== Task inputs ==

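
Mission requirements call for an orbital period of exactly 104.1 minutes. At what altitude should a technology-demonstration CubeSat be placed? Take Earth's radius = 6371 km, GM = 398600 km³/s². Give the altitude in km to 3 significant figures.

T = 104.1 min = 6246.0 s.
From T = 2π√(a³/μ): a = (μ T²/4π²)^(1/3) = (398600 × 6246.0² / 4π²)^(1/3) = 7330 km.
Altitude h = a − R = 7330 − 6371 = 959 km.

959 km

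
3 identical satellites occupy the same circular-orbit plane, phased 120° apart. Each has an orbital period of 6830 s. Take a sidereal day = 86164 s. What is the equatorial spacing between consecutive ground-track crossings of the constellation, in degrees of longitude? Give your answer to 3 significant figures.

Single-satellite node shift = (6830.0/86164) × 360° = 28.54°.
With 3 satellites evenly phased, successive equator crossings are 28.54/3 = 9.512° apart.

9.51°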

===

**Task details**
Your reply must repeat the entries above exactly and in full.

**Final answer**
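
Mission requirements call for an orbital period of exactly 104.1 minutes. At what altitude should a technology-demonstration CubeSat be placed? Take Earth's radius = 6371 km, GM = 398600 km³/s². Give the altitude in km to 3 significant figures.

T = 104.1 min = 6246.0 s.
From T = 2π√(a³/μ): a = (μ T²/4π²)^(1/3) = (398600 × 6246.0² / 4π²)^(1/3) = 7330 km.
Altitude h = a − R = 7330 − 6371 = 959 km.

959 km

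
3 identical satellites occupy the same circular-orbit plane, phased 120° apart. Each has an orbital period of 6830 s. Take a sidereal day = 86164 s. What is the equatorial spacing between consecutive ground-track crossings of the constellation, in degrees of longitude? Give your answer to 3 significant figures.

Single-satellite node shift = (6830.0/86164) × 360° = 28.54°.
With 3 satellites evenly phased, successive equator crossings are 28.54/3 = 9.512° apart.

9.51°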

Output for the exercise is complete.